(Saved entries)
----
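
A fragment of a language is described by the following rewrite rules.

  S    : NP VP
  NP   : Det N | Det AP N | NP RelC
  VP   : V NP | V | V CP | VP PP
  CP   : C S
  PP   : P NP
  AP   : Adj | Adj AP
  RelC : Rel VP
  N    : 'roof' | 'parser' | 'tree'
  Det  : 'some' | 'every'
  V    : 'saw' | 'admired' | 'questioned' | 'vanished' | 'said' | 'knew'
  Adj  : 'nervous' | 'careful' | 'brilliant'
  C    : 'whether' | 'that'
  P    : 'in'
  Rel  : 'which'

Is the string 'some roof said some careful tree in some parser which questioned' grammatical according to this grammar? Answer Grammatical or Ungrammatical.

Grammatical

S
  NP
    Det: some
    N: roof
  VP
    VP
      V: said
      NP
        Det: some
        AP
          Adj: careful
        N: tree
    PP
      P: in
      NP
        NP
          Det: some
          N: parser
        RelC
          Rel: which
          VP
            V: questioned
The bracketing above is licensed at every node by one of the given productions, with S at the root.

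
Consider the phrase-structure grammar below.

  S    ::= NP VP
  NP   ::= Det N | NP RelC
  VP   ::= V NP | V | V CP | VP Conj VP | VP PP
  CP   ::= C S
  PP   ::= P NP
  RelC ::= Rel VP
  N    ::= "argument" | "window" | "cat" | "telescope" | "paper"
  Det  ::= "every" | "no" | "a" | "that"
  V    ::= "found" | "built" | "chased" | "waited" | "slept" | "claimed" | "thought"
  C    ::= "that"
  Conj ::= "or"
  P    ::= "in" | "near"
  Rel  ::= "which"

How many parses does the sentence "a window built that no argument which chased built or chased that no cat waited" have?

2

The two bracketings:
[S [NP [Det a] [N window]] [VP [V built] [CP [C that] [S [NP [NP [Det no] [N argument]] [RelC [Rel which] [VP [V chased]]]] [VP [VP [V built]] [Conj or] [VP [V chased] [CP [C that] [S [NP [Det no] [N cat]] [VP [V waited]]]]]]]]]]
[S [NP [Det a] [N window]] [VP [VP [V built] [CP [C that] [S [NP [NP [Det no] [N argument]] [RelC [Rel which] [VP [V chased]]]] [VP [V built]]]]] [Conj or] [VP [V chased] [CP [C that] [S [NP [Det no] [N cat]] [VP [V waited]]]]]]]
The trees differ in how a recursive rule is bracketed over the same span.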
----
This calls for an exact transcription of every entry above.

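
A fragment of a language is described by the following rewrite rules.

  S    : NP VP
  NP   : Det N | Det AP N | NP RelC
  VP   : V NP | V | V CP | VP PP
  CP   : C S
  PP   : P NP
  AP   : Adj | Adj AP
  RelC : Rel VP
  N    : 'roof' | 'parser' | 'tree'
  Det  : 'some' | 'every'
  V    : 'saw' | 'admired' | 'questioned' | 'vanished' | 'said' | 'knew'
  Adj  : 'nervous' | 'careful' | 'brilliant'
  C    : 'whether' | 'that'
  P    : 'in'
  Rel  : 'which'

Is the string 'some roof said some careful tree in some parser which questioned' grammatical according to this grammar? Answer Grammatical or Ungrammatical.

Grammatical

S
  NP
    Det: some
    N: roof
  VP
    VP
      V: said
      NP
        Det: some
        AP
          Adj: careful
        N: tree
    PP
      P: in
      NP
        NP
          Det: some
          N: parser
        RelC
          Rel: which
          VP
            V: questioned
The bracketing above is licensed at every node by one of the given productions, with S at the root.

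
Consider the phrase-structure grammar below.

  S    ::= NP VP
  NP   ::= Det N | NP RelC
  VP   ::= V NP | V | V CP | VP Conj VP | VP PP
  CP   ::= C S
  PP   ::= P NP
  RelC ::= Rel VP
  N    ::= "argument" | "window" | "cat" | "telescope" | "paper"
  Det  ::= "every" | "no" | "a" | "that"
  V    ::= "found" | "built" | "chased" | "waited" | "slept" | "claimed" | "thought"
  C    ::= "that"
  Conj ::= "or"
  P    ::= "in" | "near"
  Rel  ::= "which"

How many parses does the sentence "a window built that no argument which chased built or chased that no cat waited" have?

2

The two bracketings:
[S [NP [Det a] [N window]] [VP [V built] [CP [C that] [S [NP [NP [Det no] [N argument]] [RelC [Rel which] [VP [V chased]]]] [VP [VP [V built]] [Conj or] [VP [V chased] [CP [C that] [S [NP [Det no] [N cat]] [VP [V waited]]]]]]]]]]
[S [NP [Det a] [N window]] [VP [VP [V built] [CP [C that] [S [NP [NP [Det no] [N argument]] [RelC [Rel which] [VP [V chased]]]] [VP [V built]]]]] [Conj or] [VP [V chased] [CP [C that] [S [NP [Det no] [N cat]] [VP [V waited]]]]]]]
The trees differ in how a recursive rule is bracketed over the same span.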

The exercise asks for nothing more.